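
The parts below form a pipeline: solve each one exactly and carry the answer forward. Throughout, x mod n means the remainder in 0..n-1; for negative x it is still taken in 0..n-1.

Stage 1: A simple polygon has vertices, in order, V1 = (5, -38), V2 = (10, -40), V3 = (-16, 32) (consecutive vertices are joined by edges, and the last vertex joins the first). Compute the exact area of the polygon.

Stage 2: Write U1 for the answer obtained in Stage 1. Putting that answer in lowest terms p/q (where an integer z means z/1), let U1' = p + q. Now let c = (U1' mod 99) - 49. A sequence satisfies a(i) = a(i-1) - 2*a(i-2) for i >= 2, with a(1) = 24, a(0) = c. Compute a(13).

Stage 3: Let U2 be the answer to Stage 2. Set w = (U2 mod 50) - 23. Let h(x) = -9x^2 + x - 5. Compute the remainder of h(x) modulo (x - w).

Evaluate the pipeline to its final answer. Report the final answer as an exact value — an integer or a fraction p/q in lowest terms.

-4743

Stage 1: cross terms: (5*-40 - 10*-38)=180, (10*32 - -16*-40)=-320, (-16*-38 - 5*32)=448; twice the area = |308| = 308; area = 154; answer 154
Stage 2: U1 = 154; threaded value p + q = 155; c = 7; a(2) = 1*(24) - 2*(7) = 10; iterating: a(2)=10, a(3)=-38, a(4)=-58, a(5)=18, a(6)=134, a(7)=98, a(8)=-170, a(9)=-366, a(10)=-26, a(11)=706, a(12)=758, a(13)=-654; answer -654
Stage 3: U2 = -654; w = 23; remainder = value at the root: -9*(23)^2 + 1*(23)^1 - 5 = (-4761) + (23) + (-5) = -4743; answer -4743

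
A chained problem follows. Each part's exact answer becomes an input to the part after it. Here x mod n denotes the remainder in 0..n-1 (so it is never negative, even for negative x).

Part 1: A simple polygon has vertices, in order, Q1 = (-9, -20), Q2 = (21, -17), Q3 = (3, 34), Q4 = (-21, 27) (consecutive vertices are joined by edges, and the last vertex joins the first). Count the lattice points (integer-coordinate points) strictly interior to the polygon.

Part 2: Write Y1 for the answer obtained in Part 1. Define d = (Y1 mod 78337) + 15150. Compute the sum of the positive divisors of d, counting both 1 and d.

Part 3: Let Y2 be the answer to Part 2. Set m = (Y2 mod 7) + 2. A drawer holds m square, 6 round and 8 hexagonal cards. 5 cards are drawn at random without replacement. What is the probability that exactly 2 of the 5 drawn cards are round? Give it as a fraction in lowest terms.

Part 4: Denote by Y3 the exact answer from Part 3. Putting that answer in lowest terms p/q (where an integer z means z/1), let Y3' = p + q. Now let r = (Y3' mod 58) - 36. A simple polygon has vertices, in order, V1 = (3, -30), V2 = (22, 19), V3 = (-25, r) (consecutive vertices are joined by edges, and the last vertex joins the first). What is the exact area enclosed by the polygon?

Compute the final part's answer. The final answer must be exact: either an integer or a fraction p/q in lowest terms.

1657/2

Part 1: cross terms: (-9*-17 - 21*-20)=573, (21*34 - 3*-17)=765, (3*27 - -21*34)=795, (-21*-20 - -9*27)=663; twice the area = |2796| = 2796; area = 1398; boundary points = 3 + 3 + 1 + 1 = 8; strictly interior points = area - boundary/2 + 1 = 1395; answer 1395
Part 2: Y1 = 1395; d = 16545; 16545 = 3 * 5 * 1103; sigma = (1 + 3) * (1 + 5) * (1 + 1103) = 4 * 6 * 1104 = 26496; answer 26496
Part 3: Y2 = 26496; m = 3; total draws C(17,5) = 6188; favorable C(6,2)*C(11,3) = 2475; P = 2475/6188; answer 2475/6188
Part 4: Y3 = 2475/6188; threaded value p + q = 8663; r = -15; cross terms: (3*19 - 22*-30)=717, (22*-15 - -25*19)=145, (-25*-30 - 3*-15)=795; twice the area = |1657| = 1657; area = 1657/2; answer 1657/2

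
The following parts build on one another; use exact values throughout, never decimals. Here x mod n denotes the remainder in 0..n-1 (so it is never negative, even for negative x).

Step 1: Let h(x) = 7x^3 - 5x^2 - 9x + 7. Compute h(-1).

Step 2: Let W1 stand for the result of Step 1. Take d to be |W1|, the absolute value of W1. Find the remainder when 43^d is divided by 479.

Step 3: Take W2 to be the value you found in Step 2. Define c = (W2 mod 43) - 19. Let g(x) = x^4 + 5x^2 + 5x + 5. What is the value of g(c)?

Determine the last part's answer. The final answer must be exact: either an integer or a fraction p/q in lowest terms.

29346

Step 1: 7*(-1)^3 - 5*(-1)^2 - 9*(-1)^1 + 7 = (-7) + (-5) + (9) + (7) = 4; answer 4
Step 2: W1 = 4; d = 4; squarings mod 479: 43^1=43, 43^2=412, 43^4=178; 43^4 = 43^4 = 178 (mod 479); answer 178
Step 3: W2 = 178; c = -13; 1*(-13)^4 + 5*(-13)^2 + 5*(-13)^1 + 5 = (28561) + (845) + (-65) + (5) = 29346; answer 29346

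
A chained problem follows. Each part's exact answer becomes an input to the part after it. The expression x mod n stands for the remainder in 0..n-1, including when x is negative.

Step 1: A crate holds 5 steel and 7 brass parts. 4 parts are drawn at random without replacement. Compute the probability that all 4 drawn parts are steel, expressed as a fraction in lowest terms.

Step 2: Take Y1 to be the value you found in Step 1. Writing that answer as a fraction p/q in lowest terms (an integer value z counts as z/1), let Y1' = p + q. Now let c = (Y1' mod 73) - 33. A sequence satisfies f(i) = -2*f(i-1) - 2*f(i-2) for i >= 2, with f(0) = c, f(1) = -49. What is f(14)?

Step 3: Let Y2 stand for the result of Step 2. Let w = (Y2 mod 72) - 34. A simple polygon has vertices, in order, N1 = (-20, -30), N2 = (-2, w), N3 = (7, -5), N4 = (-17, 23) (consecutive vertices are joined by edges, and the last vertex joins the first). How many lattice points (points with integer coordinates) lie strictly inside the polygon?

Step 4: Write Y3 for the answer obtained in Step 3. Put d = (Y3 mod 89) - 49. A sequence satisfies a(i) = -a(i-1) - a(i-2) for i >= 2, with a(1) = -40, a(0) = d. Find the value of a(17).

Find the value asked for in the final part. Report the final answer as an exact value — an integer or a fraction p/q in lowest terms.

65

Step 1: total draws C(12,4) = 495; favorable C(5,4) = 5; P = 1/99; answer 1/99
Step 2: Y1 = 1/99; threaded value p + q = 100; c = -6; f(2) = -2*(-49) - 2*(-6) = 110; iterating: f(2)=110, f(3)=-122, f(4)=24, f(5)=196, f(6)=-440, f(7)=488, f(8)=-96, f(9)=-784, f(10)=1760, f(11)=-1952, f(12)=384, f(13)=3136, f(14)=-7040; answer -7040
Step 3: Y2 = -7040; w = -18; cross terms: (-20*-18 - -2*-30)=300, (-2*-5 - 7*-18)=136, (7*23 - -17*-5)=76, (-17*-30 - -20*23)=970; twice the area = |1482| = 1482; area = 741; boundary points = 6 + 1 + 4 + 1 = 12; strictly interior points = area - boundary/2 + 1 = 736; answer 736
Step 4: Y3 = 736; d = -25; a(2) = -1*(-40) - 1*(-25) = 65; iterating: a(2)=65, a(3)=-25, a(4)=-40, a(5)=65, a(6)=-25, a(7)=-40, a(8)=65, a(9)=-25, a(10)=-40, a(11)=65, a(12)=-25, a(13)=-40, a(14)=65, a(15)=-25, a(16)=-40, a(17)=65; answer 65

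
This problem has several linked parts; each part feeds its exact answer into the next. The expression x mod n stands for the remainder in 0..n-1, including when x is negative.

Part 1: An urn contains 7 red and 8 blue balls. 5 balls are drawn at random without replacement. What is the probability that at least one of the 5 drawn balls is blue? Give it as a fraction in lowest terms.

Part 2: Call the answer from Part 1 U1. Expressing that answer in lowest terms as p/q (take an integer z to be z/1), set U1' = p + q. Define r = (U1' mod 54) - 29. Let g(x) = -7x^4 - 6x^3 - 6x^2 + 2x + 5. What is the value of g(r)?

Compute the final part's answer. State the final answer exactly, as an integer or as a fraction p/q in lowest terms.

-253647

Part 1: total draws C(15,5) = 3003; complement C(7,5) = 21; favorable 3003 - 21 = 2982; P = 142/143; answer 142/143
Part 2: U1 = 142/143; threaded value p + q = 285; r = -14; -7*(-14)^4 - 6*(-14)^3 - 6*(-14)^2 + 2*(-14)^1 + 5 = (-268912) + (16464) + (-1176) + (-28) + (5) = -253647; answer -253647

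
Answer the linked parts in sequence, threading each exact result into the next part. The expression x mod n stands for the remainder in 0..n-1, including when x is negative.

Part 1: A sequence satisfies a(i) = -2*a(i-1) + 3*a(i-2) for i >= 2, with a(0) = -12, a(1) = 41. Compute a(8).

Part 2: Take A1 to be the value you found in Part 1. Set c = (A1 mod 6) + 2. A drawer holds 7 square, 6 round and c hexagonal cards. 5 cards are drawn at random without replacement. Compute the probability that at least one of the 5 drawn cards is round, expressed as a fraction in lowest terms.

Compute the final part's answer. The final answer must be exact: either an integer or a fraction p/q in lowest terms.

Part 1: a(2) = -2*(41) + 3*(-12) = -118; iterating: a(2)=-118, a(3)=359, a(4)=-1072, a(5)=3221, a(6)=-9658, a(7)=28979, a(8)=-86932; answer -86932
Part 2: A1 = -86932; c = 4; total draws C(17,5) = 6188; complement C(11,5) = 462; favorable 6188 - 462 = 5726; P = 409/442; answer 409/442

409/442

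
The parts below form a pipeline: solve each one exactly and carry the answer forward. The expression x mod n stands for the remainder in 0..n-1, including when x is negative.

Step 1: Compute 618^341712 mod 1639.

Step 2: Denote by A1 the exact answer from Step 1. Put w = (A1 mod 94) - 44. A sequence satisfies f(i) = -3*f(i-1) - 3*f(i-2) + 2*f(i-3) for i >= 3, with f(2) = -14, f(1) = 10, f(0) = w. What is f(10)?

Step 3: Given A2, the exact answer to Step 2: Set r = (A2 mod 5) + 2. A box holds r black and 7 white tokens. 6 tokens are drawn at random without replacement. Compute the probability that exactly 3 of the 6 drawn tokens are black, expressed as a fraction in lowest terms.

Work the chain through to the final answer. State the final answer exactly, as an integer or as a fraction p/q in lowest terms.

Step 1: squarings mod 1639: 618^1=618, 618^2=37, 618^4=1369, 618^8=784, 618^16=31, 618^32=961, 618^64=764, 618^128=212, 618^256=691, 618^512=532, 618^1024=1116, 618^2048=1455, 618^4096=1076, 618^8192=642, 618^16384=775, 618^32768=751, 618^65536=185, 618^131072=1445, 618^262144=1578; 618^341712 = 618^16 * 618^64 * 618^128 * 618^512 * 618^1024 * 618^4096 * 618^8192 * 618^65536 * 618^262144 = 510 (mod 1639); answer 510
Step 2: A1 = 510; w = -4; f(3) = -3*(-14) - 3*(10) + 2*(-4) = 4; iterating: f(3)=4, f(4)=50, f(5)=-190, f(6)=428, f(7)=-614, f(8)=178, f(9)=2164, f(10)=-8254; answer -8254
Step 3: A2 = -8254; r = 3; total draws C(10,6) = 210; favorable C(3,3)*C(7,3) = 35; P = 1/6; answer 1/6

1/6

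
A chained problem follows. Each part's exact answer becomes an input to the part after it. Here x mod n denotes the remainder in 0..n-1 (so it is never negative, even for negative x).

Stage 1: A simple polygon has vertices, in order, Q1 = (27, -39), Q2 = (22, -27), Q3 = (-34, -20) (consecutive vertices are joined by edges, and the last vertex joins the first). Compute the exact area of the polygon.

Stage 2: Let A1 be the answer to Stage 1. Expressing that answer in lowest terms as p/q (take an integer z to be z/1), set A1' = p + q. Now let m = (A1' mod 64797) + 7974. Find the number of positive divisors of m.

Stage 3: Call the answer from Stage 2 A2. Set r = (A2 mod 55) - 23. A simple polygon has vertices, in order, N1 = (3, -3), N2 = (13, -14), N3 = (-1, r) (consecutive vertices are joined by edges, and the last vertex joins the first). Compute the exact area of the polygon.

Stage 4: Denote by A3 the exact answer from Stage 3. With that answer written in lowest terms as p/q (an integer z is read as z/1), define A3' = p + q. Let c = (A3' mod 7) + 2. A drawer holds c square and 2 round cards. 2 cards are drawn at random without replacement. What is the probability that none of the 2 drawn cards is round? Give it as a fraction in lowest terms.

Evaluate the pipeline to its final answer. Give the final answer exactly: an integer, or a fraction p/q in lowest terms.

Stage 1: cross terms: (27*-27 - 22*-39)=129, (22*-20 - -34*-27)=-1358, (-34*-39 - 27*-20)=1866; twice the area = |637| = 637; area = 637/2; answer 637/2
Stage 2: A1 = 637/2; threaded value p + q = 639; m = 8613; 8613 = 3^3 * 11 * 29; number of divisors = (3+1) * (1+1) * (1+1) = 16; answer 16
Stage 3: A2 = 16; r = -7; cross terms: (3*-14 - 13*-3)=-3, (13*-7 - -1*-14)=-105, (-1*-3 - 3*-7)=24; twice the area = |-84| = 84; area = 42; answer 42
Stage 4: A3 = 42; threaded value p + q = 43; c = 3; total draws C(5,2) = 10; favorable C(3,2) = 3; P = 3/10; answer 3/10

3/10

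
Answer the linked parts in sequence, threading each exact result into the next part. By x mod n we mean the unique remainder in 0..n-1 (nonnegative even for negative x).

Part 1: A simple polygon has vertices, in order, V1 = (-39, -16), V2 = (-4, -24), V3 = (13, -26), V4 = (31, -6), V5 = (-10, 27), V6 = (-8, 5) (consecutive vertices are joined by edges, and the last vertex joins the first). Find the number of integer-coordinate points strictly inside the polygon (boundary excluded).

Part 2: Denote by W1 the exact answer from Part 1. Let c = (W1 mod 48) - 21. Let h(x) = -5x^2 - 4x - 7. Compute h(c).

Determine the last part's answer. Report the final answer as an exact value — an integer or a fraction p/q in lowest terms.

Part 1: cross terms: (-39*-24 - -4*-16)=872, (-4*-26 - 13*-24)=416, (13*-6 - 31*-26)=728, (31*27 - -10*-6)=777, (-10*5 - -8*27)=166, (-8*-16 - -39*5)=323; twice the area = |3282| = 3282; area = 1641; boundary points = 1 + 1 + 2 + 1 + 2 + 1 = 8; strictly interior points = area - boundary/2 + 1 = 1638; answer 1638
Part 2: W1 = 1638; c = -15; -5*(-15)^2 - 4*(-15)^1 - 7 = (-1125) + (60) + (-7) = -1072; answer -1072

-1072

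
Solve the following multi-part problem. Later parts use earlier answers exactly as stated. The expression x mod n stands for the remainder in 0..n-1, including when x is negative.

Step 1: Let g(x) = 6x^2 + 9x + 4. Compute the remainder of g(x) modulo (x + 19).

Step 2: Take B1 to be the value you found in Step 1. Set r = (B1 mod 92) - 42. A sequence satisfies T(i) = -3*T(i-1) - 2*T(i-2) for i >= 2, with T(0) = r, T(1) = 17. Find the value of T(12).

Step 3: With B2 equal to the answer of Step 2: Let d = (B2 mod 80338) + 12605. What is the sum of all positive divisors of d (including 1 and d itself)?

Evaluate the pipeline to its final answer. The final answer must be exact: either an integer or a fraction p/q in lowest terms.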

——————————

**What the task requires**
In the records above, find the lines containing "modulo" and copy them.

**Result below**
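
Stage 3: Let U2 be the answer to Stage 2. Set w = (U2 mod 50) - 23. Let h(x) = -9x^2 + x - 5. Compute the remainder of h(x) modulo (x - w).
Step 1: Let g(x) = 6x^2 + 9x + 4. Compute the remainder of g(x) modulo (x + 19).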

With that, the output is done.